EXERCISE PROMPT
Take the line containing "A stand has 392" in the listing below and copy it, along with every line after it, without alteration.

** Opening DATA IN THIS EXERCISE block **

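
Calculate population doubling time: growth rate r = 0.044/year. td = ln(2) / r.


td = ln(2) / 0.044 = 0.693147 / 0.044 = 15.7533 ≈ 15.8 years

15.8 years


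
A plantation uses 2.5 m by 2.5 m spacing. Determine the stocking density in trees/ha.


N = 10000 / 2.5^2 = 10000 / 6.25 = 1600.00 ≈ 1600 trees/ha

1600 trees/ha


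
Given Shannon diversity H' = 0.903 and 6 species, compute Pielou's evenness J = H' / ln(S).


ln(6) = 1.79176
J = H' / ln(S) = 0.903 / 1.79176 = 0.503974 ≈ 0.5040

0.5040


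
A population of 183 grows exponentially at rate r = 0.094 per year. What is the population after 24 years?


r*t = 0.094 * 24 = 2.256
exp(2.256) = 9.54483
N = 183 * 9.54483 = 1746.70 ≈ 1747

1747


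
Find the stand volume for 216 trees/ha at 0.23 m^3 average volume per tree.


V_stand = 216 * 0.23 = 49.68 ≈ 49.7 m^3/ha

49.7 m^3/ha


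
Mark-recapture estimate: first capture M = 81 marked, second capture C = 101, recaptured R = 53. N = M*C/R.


N = M * C / R = 81 * 101 / 53 = 8181 / 53 = 154.36 ≈ 154

154 individuals


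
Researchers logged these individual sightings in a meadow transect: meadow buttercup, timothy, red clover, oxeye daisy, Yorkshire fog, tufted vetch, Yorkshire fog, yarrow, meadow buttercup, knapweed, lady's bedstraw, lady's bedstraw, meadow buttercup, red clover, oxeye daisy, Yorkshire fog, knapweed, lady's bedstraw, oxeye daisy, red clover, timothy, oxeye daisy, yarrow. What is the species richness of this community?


Total individuals logged = 23
Distinct species (count of individuals): meadow buttercup (3), timothy (2), red clover (3), oxeye daisy (4), Yorkshire fog (3), tufted vetch (1), yarrow (2), knapweed (2), lady's bedstraw (3)
Species richness = number of distinct species = 9

9


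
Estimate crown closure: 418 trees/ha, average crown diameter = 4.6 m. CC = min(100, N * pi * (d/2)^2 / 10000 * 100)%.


(d/2)^2 = (4.6/2)^2 = 2.3^2 = 5.29
Crown area = 3.141593 * 5.29 = 16.6190 m^2
N * area / 10000 * 100 = 418 * 16.6190 / 10000 * 100 = 69.4674
CC = min(100, 69.4674) = 69.4674 ≈ 69.5%

69.5%


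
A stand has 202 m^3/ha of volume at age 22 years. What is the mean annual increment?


MAI = 202 / 22 = 9.1818 ≈ 9.18 m^3/ha/yr

9.18 m^3/ha/yr


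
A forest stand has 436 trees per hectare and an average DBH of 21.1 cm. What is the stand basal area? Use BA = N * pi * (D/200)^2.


(D/200)^2 = (21.1/200)^2 = 0.1055^2 = 0.01113025
Individual BA = 3.141593 * 0.01113025 = 0.0349667 m^2
Stand BA = 436 * 0.0349667 = 15.2455 ≈ 15.25 m^2/ha

15.25 m^2/ha


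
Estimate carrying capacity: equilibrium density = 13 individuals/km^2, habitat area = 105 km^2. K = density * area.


K = 13 * 105 = 1365 individuals

1365 individuals


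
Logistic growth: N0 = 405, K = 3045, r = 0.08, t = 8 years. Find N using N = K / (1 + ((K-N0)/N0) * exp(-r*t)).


(K - N0)/N0 = (3045 - 405)/405 = 2640/405 = 6.51852
r*t = 0.08 * 8 = 0.64; exp(-0.64) = 0.527292
6.51852 * 0.527292 = 3.43716
1 + 3.43716 = 4.43716
N = 3045 / 4.43716 = 686.250 ≈ 686

686


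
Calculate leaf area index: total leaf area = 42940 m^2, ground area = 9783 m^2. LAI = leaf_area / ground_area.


LAI = 42940 / 9783 = 4.3892 ≈ 4.39

4.39


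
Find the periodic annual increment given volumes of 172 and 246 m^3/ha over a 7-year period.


PAI = (V2 - V1) / period = (246 - 172) / 7 = 74 / 7 = 10.5714 ≈ 10.57 m^3/ha/yr

10.57 m^3/ha/yr


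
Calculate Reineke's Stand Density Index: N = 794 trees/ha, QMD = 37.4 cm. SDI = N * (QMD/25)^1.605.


QMD/25 = 37.4/25 = 1.496
(1.496)^1.605 = exp(1.605 * ln(1.496)) = exp(1.605 * 0.402795) = exp(0.646486) = 1.90882
SDI = 794 * 1.90882 = 1515.60 ≈ 1516

1516


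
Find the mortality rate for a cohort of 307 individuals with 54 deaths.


Mortality rate = 54 / 307 = 0.175896 ≈ 0.1759

0.1759


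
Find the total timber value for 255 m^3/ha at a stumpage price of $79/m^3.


Value = 255 * 79 = $20145/ha

$20145/ha


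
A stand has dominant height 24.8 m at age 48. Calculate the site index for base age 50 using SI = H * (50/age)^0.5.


50/48 = 1.04167
(1.04167)^0.5 = 1.02062
SI = 24.8 * 1.02062 = 25.3114 ≈ 25.3 m

25.3 m


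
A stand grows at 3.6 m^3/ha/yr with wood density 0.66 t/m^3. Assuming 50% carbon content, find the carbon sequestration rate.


C = 3.6 * 0.66 * 0.5 = 1.188 ≈ 1.19 t C/ha/yr

1.19 t C/ha/yr


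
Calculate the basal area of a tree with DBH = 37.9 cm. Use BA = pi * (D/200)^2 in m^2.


D/200 = 37.9/200 = 0.1895 m
(D/200)^2 = 0.1895^2 = 0.03591025
BA = 3.141593 * 0.03591025 = 0.112815 ≈ 0.1128 m^2

0.1128 m^2


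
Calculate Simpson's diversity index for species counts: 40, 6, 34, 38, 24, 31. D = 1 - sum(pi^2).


Total N = 40 + 6 + 34 + 38 + 24 + 31 = 173
Per-species terms:
  p = 40/173 = 0.231214; p^2 = 0.231214^2 = 0.053460
  p = 6/173 = 0.034682; p^2 = 0.034682^2 = 0.001203
  p = 34/173 = 0.196532; p^2 = 0.196532^2 = 0.038625
  p = 38/173 = 0.219653; p^2 = 0.219653^2 = 0.048247
  p = 24/173 = 0.138728; p^2 = 0.138728^2 = 0.019245
  p = 31/173 = 0.179191; p^2 = 0.179191^2 = 0.032109
sum(p^2) = 0.053460 + 0.001203 + 0.038625 + 0.048247 + 0.019245 + 0.032109 = 0.192889
D = 1 - 0.192889 = 0.807111 ≈ 0.8071

0.8071


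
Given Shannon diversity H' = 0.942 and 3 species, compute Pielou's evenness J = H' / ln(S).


ln(3) = 1.09861
J = H' / ln(S) = 0.942 / 1.09861 = 0.857447 ≈ 0.8574

0.8574


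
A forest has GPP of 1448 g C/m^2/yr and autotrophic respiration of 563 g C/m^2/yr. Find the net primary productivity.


NPP = GPP - Ra = 1448 - 563 = 885 g C/m^2/yr

885 g C/m^2/yr


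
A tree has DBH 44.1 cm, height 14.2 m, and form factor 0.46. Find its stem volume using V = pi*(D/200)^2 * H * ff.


(D/200)^2 = (44.1/200)^2 = 0.2205^2 = 0.04862025
BA = 3.141593 * 0.04862025 = 0.152745 m^2
V = 0.152745 * 14.2 * 0.46 = 0.997730 ≈ 0.998 m^3

0.998 m^3


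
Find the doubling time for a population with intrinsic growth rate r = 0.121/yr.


td = ln(2) / 0.121 = 0.693147 / 0.121 = 5.72849 ≈ 5.7 years

5.7 years


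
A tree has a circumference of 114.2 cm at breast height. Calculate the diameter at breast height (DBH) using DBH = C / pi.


DBH = C / pi = 114.2 / 3.141593 = 36.3510 ≈ 36.35 cm

36.35 cm


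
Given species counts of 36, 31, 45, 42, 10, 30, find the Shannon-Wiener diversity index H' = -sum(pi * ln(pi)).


Total N = 36 + 31 + 45 + 42 + 10 + 30 = 194
Per-species terms:
  p = 36/194 = 0.185567; ln(p) = -1.684339; p*ln(p) = 0.185567 * (-1.684339) = -0.312558
  p = 31/194 = 0.159794; ln(p) = -1.833870; p*ln(p) = 0.159794 * (-1.833870) = -0.293041
  p = 45/194 = 0.231959; ln(p) = -1.461195; p*ln(p) = 0.231959 * (-1.461195) = -0.338937
  p = 42/194 = 0.216495; ln(p) = -1.530188; p*ln(p) = 0.216495 * (-1.530188) = -0.331278
  p = 10/194 = 0.051546; ln(p) = -2.965281; p*ln(p) = 0.051546 * (-2.965281) = -0.152848
  p = 30/194 = 0.154639; ln(p) = -1.866662; p*ln(p) = 0.154639 * (-1.866662) = -0.288659
sum(p*ln(p)) = (-0.312558) + (-0.293041) + (-0.338937) + (-0.331278) + (-0.152848) + (-0.288659) = -1.717321
H' = -(-1.717321) = 1.717321 ≈ 1.7173

1.7173


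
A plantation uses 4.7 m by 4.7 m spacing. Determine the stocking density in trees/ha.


N = 10000 / 4.7^2 = 10000 / 22.09 = 452.694 ≈ 453 trees/ha

453 trees/ha


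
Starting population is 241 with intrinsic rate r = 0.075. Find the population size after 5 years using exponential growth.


r*t = 0.075 * 5 = 0.375
exp(0.375) = 1.45499
N = 241 * 1.45499 = 350.653 ≈ 351

351


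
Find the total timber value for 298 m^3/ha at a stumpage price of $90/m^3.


Value = 298 * 90 = $26820/ha

$26820/ha


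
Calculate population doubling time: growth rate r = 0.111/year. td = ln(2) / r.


td = ln(2) / 0.111 = 0.693147 / 0.111 = 6.24457 ≈ 6.2 years

6.2 years


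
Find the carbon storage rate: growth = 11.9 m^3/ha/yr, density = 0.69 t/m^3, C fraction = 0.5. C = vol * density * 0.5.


C = 11.9 * 0.69 * 0.5 = 4.1055 ≈ 4.11 t C/ha/yr

4.11 t C/ha/yr


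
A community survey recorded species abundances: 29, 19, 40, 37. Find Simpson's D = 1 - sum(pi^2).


Total N = 29 + 19 + 40 + 37 = 125
Per-species terms:
  p = 29/125 = 0.232000; p^2 = 0.232000^2 = 0.053824
  p = 19/125 = 0.152000; p^2 = 0.152000^2 = 0.023104
  p = 40/125 = 0.320000; p^2 = 0.320000^2 = 0.102400
  p = 37/125 = 0.296000; p^2 = 0.296000^2 = 0.087616
sum(p^2) = 0.053824 + 0.023104 + 0.102400 + 0.087616 = 0.266944
D = 1 - 0.266944 = 0.733056 ≈ 0.7331

0.7331


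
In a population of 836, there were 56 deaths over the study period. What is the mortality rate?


Mortality rate = 56 / 836 = 0.066986 ≈ 0.0670

0.0670


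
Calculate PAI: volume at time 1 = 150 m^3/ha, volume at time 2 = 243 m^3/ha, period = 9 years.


PAI = (V2 - V1) / period = (243 - 150) / 9 = 93 / 9 = 10.3333 ≈ 10.33 m^3/ha/yr

10.33 m^3/ha/yr


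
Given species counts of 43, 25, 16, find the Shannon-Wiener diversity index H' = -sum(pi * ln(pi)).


Total N = 43 + 25 + 16 = 84
Per-species terms:
  p = 43/84 = 0.511905; ln(p) = -0.669616; p*ln(p) = 0.511905 * (-0.669616) = -0.342780
  p = 25/84 = 0.297619; ln(p) = -1.211941; p*ln(p) = 0.297619 * (-1.211941) = -0.360697
  p = 16/84 = 0.190476; ln(p) = -1.658229; p*ln(p) = 0.190476 * (-1.658229) = -0.315853
sum(p*ln(p)) = (-0.342780) + (-0.360697) + (-0.315853) = -1.019330
H' = -(-1.019330) = 1.019330 ≈ 1.0193

1.0193


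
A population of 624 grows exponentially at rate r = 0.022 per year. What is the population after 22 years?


r*t = 0.022 * 22 = 0.484
exp(0.484) = 1.62255
N = 624 * 1.62255 = 1012.47 ≈ 1012

1012


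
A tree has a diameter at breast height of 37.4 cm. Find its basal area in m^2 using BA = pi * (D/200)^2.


D/200 = 37.4/200 = 0.187 m
(D/200)^2 = 0.187^2 = 0.034969
BA = 3.141593 * 0.034969 = 0.109858 ≈ 0.1099 m^2

0.1099 m^2


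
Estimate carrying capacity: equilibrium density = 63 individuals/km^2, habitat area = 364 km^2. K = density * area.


K = 63 * 364 = 22932 individuals

22932 individuals


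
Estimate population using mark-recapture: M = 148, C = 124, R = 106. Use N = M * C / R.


N = M * C / R = 148 * 124 / 106 = 18352 / 106 = 173.13 ≈ 173

173 individuals


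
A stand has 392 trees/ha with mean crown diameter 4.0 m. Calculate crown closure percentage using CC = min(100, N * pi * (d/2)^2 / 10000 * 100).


(d/2)^2 = (4.0/2)^2 = 2^2 = 4
Crown area = 3.141593 * 4 = 12.5664 m^2
N * area / 10000 * 100 = 392 * 12.5664 / 10000 * 100 = 49.2603
CC = min(100, 49.2603) = 49.2603 ≈ 49.3%

49.3%


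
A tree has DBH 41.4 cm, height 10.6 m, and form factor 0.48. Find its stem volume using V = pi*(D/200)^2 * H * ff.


(D/200)^2 = (41.4/200)^2 = 0.207^2 = 0.042849
BA = 3.141593 * 0.042849 = 0.134614 m^2
V = 0.134614 * 10.6 * 0.48 = 0.684916 ≈ 0.685 m^3

0.685 m^3


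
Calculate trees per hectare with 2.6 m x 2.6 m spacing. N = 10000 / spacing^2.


N = 10000 / 2.6^2 = 10000 / 6.76 = 1479.29 ≈ 1479 trees/ha

1479 trees/ha


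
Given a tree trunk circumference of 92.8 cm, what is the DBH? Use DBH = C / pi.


DBH = C / pi = 92.8 / 3.141593 = 29.5392 ≈ 29.54 cm

29.54 cm


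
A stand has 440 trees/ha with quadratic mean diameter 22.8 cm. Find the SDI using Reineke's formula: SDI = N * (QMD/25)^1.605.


QMD/25 = 22.8/25 = 0.912
(0.912)^1.605 = exp(1.605 * ln(0.912)) = exp(1.605 * (-0.0921153)) = exp(-0.147845) = 0.862565
SDI = 440 * 0.862565 = 379.529 ≈ 380

380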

** Closing DATA IN THIS EXERCISE block **

ANSWER BOX
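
A stand has 392 trees/ha with mean crown diameter 4.0 m. Calculate crown closure percentage using CC = min(100, N * pi * (d/2)^2 / 10000 * 100).


(d/2)^2 = (4.0/2)^2 = 2^2 = 4
Crown area = 3.141593 * 4 = 12.5664 m^2
N * area / 10000 * 100 = 392 * 12.5664 / 10000 * 100 = 49.2603
CC = min(100, 49.2603) = 49.2603 ≈ 49.3%

49.3%


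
A tree has DBH 41.4 cm, height 10.6 m, and form factor 0.48. Find its stem volume using V = pi*(D/200)^2 * H * ff.


(D/200)^2 = (41.4/200)^2 = 0.207^2 = 0.042849
BA = 3.141593 * 0.042849 = 0.134614 m^2
V = 0.134614 * 10.6 * 0.48 = 0.684916 ≈ 0.685 m^3

0.685 m^3


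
Calculate trees per hectare with 2.6 m x 2.6 m spacing. N = 10000 / spacing^2.


N = 10000 / 2.6^2 = 10000 / 6.76 = 1479.29 ≈ 1479 trees/ha

1479 trees/ha


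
Given a tree trunk circumference of 92.8 cm, what is the DBH? Use DBH = C / pi.


DBH = C / pi = 92.8 / 3.141593 = 29.5392 ≈ 29.54 cm

29.54 cm


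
A stand has 440 trees/ha with quadratic mean diameter 22.8 cm. Find the SDI using Reineke's formula: SDI = N * (QMD/25)^1.605.


QMD/25 = 22.8/25 = 0.912
(0.912)^1.605 = exp(1.605 * ln(0.912)) = exp(1.605 * (-0.0921153)) = exp(-0.147845) = 0.862565
SDI = 440 * 0.862565 = 379.529 ≈ 380

380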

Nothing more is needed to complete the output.